START Records for the task
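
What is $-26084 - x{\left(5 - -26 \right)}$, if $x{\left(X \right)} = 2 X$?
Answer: $-26146$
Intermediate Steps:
$-26084 - x{\left(5 - -26 \right)} = -26084 - 2 \left(5 - -26\right) = -26084 - 2 \left(5 + 26\right) = -26084 - 2 \cdot 31 = -26084 - 62 = -26146$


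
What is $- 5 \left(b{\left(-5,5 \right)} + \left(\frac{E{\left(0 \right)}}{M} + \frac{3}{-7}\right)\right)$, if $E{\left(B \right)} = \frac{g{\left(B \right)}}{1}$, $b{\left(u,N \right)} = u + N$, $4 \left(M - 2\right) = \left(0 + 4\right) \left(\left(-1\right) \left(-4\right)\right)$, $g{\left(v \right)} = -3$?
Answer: $\frac{65}{14} \approx 4.6429$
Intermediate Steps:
$M = 6$ ($M = 2 + \frac{\left(0 + 4\right) \left(\left(-1\right) \left(-4\right)\right)}{4} = 2 + \frac{4 \cdot 4}{4} = 2 + \frac{1}{4} \cdot 16 = 2 + 4 = 6$)
$b{\left(u,N \right)} = N + u$
$E{\left(B \right)} = -3$ ($E{\left(B \right)} = - \frac{3}{1} = \left(-3\right) 1 = -3$)
$- 5 \left(b{\left(-5,5 \right)} + \left(\frac{E{\left(0 \right)}}{M} + \frac{3}{-7}\right)\right) = - 5 \left(\left(5 - 5\right) + \left(- \frac{3}{6} + \frac{3}{-7}\right)\right) = - 5 \left(0 + \left(\left(-3\right) \frac{1}{6} + 3 \left(- \frac{1}{7}\right)\right)\right) = - 5 \left(0 - \frac{13}{14}\right) = \left(-5\right) \left(- \frac{13}{14}\right) = \frac{65}{14}$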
END Records for the task
#### What to do:
Line by line, retype the data exactly as written.

#### Written solution:
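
What is $-26084 - x{\left(5 - -26 \right)}$, if $x{\left(X \right)} = 2 X$?
Answer: $-26146$
Intermediate Steps:
$-26084 - x{\left(5 - -26 \right)} = -26084 - 2 \left(5 - -26\right) = -26084 - 2 \left(5 + 26\right) = -26084 - 2 \cdot 31 = -26084 - 62 = -26146$


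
What is $- 5 \left(b{\left(-5,5 \right)} + \left(\frac{E{\left(0 \right)}}{M} + \frac{3}{-7}\right)\right)$, if $E{\left(B \right)} = \frac{g{\left(B \right)}}{1}$, $b{\left(u,N \right)} = u + N$, $4 \left(M - 2\right) = \left(0 + 4\right) \left(\left(-1\right) \left(-4\right)\right)$, $g{\left(v \right)} = -3$?
Answer: $\frac{65}{14} \approx 4.6429$
Intermediate Steps:
$M = 6$ ($M = 2 + \frac{\left(0 + 4\right) \left(\left(-1\right) \left(-4\right)\right)}{4} = 2 + \frac{4 \cdot 4}{4} = 2 + \frac{1}{4} \cdot 16 = 2 + 4 = 6$)
$b{\left(u,N \right)} = N + u$
$E{\left(B \right)} = -3$ ($E{\left(B \right)} = - \frac{3}{1} = \left(-3\right) 1 = -3$)
$- 5 \left(b{\left(-5,5 \right)} + \left(\frac{E{\left(0 \right)}}{M} + \frac{3}{-7}\right)\right) = - 5 \left(\left(5 - 5\right) + \left(- \frac{3}{6} + \frac{3}{-7}\right)\right) = - 5 \left(0 + \left(\left(-3\right) \frac{1}{6} + 3 \left(- \frac{1}{7}\right)\right)\right) = - 5 \left(0 - \frac{13}{14}\right) = \left(-5\right) \left(- \frac{13}{14}\right) = \frac{65}{14}$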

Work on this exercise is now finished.